What you need to do
Lines from the one containing "1. Show the key steps." through the last line of the material below: print these exactly, and only these.

..............................

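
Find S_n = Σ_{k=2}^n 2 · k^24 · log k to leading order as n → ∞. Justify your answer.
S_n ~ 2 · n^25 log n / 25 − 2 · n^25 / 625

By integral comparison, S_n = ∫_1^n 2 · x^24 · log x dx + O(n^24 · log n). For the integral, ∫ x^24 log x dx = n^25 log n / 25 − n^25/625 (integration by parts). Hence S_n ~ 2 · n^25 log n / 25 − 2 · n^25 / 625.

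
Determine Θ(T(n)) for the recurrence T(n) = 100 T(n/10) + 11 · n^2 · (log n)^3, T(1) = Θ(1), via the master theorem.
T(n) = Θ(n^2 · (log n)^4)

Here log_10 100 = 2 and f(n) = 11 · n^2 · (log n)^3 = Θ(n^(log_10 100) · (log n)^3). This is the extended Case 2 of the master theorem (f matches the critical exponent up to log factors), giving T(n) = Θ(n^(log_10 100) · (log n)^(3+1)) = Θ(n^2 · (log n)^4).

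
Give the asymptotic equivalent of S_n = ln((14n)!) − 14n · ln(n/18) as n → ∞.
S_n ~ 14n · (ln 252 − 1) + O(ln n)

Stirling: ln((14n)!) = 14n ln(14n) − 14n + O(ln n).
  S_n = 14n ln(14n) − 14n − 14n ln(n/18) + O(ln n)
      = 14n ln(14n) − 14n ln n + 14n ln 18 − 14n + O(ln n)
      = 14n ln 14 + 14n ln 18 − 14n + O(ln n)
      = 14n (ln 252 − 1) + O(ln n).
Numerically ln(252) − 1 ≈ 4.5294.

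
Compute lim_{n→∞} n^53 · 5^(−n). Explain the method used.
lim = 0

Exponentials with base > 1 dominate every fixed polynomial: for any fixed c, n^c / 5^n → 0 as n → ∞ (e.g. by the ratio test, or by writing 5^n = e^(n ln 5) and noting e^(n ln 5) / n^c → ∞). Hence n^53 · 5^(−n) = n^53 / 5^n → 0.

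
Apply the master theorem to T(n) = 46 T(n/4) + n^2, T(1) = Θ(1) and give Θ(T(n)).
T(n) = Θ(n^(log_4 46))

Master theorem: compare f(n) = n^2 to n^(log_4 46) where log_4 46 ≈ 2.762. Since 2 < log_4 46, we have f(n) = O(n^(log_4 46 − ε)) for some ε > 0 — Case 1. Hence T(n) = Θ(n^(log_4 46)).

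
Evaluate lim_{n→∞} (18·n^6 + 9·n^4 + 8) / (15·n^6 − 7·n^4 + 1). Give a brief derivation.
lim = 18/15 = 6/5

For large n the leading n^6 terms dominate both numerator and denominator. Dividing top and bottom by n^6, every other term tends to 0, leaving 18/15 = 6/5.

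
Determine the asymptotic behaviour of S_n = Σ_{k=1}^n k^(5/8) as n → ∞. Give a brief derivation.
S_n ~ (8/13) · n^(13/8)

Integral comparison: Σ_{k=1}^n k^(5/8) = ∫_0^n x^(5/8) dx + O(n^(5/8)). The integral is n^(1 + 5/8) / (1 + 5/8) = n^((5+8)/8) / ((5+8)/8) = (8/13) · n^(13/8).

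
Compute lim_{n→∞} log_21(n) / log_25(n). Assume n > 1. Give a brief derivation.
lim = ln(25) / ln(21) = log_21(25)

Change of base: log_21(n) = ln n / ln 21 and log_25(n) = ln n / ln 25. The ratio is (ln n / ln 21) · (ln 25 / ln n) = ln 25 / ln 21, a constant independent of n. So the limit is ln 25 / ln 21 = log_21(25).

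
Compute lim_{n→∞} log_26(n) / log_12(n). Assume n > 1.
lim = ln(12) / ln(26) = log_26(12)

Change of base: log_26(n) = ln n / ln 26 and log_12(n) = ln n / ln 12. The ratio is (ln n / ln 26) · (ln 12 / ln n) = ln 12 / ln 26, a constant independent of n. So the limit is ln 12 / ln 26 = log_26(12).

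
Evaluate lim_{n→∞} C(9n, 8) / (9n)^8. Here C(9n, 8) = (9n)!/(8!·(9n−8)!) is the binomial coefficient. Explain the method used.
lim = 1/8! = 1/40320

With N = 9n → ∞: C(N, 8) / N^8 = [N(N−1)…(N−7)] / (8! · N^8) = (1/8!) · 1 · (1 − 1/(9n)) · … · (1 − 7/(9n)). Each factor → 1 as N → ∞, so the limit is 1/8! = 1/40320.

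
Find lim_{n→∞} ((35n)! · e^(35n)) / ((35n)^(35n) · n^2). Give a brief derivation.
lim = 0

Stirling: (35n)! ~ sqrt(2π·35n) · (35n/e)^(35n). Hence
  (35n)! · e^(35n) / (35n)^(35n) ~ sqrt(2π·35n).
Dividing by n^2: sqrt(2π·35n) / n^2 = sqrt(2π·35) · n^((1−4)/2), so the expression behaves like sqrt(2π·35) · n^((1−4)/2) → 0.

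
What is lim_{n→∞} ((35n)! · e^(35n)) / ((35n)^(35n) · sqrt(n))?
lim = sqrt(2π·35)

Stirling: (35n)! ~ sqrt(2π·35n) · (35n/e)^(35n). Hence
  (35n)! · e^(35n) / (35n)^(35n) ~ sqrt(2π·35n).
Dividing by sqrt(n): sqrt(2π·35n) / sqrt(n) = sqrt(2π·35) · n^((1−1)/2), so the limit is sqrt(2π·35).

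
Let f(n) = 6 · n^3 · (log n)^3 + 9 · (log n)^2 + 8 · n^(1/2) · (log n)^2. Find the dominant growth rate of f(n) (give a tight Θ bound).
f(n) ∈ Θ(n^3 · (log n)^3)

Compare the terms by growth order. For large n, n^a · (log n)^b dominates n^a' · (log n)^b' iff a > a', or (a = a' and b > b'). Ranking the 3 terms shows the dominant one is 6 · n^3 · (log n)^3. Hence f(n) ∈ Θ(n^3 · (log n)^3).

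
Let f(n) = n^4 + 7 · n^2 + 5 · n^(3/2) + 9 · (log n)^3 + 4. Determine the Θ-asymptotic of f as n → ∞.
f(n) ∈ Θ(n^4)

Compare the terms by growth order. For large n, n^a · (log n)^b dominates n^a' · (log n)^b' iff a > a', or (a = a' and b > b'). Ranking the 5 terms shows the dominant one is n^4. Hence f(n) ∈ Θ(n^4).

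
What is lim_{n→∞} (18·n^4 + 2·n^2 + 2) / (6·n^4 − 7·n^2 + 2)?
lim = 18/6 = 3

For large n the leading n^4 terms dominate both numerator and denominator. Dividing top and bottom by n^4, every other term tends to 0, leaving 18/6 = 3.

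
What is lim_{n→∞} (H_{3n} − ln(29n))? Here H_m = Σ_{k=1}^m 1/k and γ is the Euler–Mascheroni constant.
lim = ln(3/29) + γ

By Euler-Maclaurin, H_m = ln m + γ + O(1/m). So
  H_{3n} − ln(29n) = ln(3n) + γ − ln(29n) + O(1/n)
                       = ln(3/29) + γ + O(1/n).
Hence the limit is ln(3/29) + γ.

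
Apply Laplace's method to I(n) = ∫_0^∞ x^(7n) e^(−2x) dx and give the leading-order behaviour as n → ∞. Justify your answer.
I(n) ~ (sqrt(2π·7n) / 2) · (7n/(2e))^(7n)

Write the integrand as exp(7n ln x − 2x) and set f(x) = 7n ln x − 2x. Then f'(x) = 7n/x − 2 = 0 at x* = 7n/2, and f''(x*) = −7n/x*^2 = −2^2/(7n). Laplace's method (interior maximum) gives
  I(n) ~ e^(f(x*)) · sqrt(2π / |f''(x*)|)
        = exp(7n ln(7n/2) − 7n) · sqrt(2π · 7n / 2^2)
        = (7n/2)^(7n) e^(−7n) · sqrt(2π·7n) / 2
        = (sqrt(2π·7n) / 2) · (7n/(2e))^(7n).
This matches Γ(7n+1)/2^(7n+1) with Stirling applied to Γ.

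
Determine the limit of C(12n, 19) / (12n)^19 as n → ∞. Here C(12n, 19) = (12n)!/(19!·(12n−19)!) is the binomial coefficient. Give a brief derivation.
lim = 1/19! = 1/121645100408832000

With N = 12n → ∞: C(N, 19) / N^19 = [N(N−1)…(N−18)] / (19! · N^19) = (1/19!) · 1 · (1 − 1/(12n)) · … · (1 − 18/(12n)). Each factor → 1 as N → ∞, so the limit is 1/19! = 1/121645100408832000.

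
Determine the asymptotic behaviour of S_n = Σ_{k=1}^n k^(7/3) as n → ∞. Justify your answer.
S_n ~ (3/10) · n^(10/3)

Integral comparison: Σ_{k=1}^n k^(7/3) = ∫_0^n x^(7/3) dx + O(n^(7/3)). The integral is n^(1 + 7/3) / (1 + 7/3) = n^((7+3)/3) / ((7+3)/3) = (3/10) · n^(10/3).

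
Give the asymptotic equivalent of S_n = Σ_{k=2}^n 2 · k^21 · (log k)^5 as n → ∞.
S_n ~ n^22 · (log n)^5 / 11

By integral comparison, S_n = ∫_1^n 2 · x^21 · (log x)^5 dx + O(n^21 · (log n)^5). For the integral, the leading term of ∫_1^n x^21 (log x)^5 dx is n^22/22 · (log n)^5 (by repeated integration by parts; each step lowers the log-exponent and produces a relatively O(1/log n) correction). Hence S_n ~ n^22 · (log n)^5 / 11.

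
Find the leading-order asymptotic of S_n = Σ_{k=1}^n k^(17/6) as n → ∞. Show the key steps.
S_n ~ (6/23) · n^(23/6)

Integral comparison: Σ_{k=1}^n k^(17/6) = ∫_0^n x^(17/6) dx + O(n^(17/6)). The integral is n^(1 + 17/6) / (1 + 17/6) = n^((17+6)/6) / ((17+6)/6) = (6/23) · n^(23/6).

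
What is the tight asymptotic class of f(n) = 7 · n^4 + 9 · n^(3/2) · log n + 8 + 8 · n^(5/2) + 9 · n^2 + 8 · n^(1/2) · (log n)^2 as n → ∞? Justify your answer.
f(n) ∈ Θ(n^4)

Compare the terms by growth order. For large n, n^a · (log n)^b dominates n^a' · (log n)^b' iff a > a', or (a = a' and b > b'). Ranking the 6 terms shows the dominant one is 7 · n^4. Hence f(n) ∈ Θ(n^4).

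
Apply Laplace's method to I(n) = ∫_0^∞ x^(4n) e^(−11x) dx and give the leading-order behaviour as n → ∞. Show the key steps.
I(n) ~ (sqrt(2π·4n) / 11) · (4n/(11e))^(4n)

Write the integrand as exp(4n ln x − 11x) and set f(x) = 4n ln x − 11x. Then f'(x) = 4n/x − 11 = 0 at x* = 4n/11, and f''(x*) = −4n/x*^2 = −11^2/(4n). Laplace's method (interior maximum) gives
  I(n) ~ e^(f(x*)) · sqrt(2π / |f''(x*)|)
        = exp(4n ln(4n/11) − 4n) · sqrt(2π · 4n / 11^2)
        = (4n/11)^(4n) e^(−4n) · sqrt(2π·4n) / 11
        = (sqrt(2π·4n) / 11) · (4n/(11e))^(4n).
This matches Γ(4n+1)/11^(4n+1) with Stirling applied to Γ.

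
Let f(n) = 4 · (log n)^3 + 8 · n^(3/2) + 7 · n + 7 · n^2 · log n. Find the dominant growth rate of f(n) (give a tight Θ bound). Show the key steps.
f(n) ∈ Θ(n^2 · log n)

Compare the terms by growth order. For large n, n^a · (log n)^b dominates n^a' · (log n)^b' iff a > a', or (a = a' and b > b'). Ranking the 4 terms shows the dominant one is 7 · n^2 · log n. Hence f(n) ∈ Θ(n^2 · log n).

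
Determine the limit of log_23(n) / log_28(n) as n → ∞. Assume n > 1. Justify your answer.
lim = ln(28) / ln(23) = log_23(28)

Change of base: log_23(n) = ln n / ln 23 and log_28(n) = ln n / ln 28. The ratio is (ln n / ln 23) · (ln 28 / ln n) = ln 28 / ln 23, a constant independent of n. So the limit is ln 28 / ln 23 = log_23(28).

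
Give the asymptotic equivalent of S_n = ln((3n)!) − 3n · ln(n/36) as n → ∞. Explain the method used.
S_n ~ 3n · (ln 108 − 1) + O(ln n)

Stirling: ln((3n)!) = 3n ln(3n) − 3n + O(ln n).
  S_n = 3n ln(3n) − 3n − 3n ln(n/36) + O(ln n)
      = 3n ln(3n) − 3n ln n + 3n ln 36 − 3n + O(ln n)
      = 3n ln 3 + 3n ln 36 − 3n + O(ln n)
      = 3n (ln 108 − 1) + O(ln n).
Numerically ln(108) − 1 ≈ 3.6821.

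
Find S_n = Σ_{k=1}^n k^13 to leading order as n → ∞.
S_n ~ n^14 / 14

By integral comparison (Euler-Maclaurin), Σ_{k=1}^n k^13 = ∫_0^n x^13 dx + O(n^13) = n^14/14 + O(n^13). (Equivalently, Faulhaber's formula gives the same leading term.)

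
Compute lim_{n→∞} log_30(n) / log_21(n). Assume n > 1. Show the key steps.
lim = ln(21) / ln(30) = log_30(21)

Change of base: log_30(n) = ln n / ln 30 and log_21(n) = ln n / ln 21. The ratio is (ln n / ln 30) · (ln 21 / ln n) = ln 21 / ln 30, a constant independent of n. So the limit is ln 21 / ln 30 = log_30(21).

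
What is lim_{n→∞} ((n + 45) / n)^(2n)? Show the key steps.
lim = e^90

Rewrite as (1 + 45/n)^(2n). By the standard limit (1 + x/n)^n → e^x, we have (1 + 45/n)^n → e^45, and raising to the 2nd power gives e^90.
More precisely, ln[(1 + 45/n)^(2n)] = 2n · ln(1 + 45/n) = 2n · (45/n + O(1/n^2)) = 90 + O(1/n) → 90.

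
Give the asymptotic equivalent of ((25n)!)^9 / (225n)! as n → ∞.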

..............................

Exercise output
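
Compute lim_{n→∞} log_30(n) / log_21(n). Assume n > 1. Show the key steps.
lim = ln(21) / ln(30) = log_30(21)

Change of base: log_30(n) = ln n / ln 30 and log_21(n) = ln n / ln 21. The ratio is (ln n / ln 30) · (ln 21 / ln n) = ln 21 / ln 30, a constant independent of n. So the limit is ln 21 / ln 30 = log_30(21).

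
What is lim_{n→∞} ((n + 45) / n)^(2n)? Show the key steps.
lim = e^90

Rewrite as (1 + 45/n)^(2n). By the standard limit (1 + x/n)^n → e^x, we have (1 + 45/n)^n → e^45, and raising to the 2nd power gives e^90.
More precisely, ln[(1 + 45/n)^(2n)] = 2n · ln(1 + 45/n) = 2n · (45/n + O(1/n^2)) = 90 + O(1/n) → 90.

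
Give the asymptotic equivalent of ((25n)!)^9 / (225n)! as n → ∞.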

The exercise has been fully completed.